▸ WORK ITEM: Your task is to print each record exactly as it reads.

▸ TASK INPUTS:
Content starts

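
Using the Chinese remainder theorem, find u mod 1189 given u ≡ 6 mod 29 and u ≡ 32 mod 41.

934

29⁻¹ mod 41: 29·17 ≡ 1 (mod 41), so 29⁻¹ ≡ 17.
u = 6 + 29·((32 − 6)·17 mod 41) = 6 + 29·32 = 934.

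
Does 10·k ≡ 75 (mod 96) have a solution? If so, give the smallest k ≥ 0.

gcd(10, 96) = 2, and 2 does not divide 75.
So the congruence has no solution.

no solution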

Content ends

▸ SOLUTION TO THIS TASK:
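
Using the Chinese remainder theorem, find u mod 1189 given u ≡ 6 mod 29 and u ≡ 32 mod 41.

934

29⁻¹ mod 41: 29·17 ≡ 1 (mod 41), so 29⁻¹ ≡ 17.
u = 6 + 29·((32 − 6)·17 mod 41) = 6 + 29·32 = 934.

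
Does 10·k ≡ 75 (mod 96) have a solution? If so, give the smallest k ≥ 0.

gcd(10, 96) = 2, and 2 does not divide 75.
So the congruence has no solution.

no solution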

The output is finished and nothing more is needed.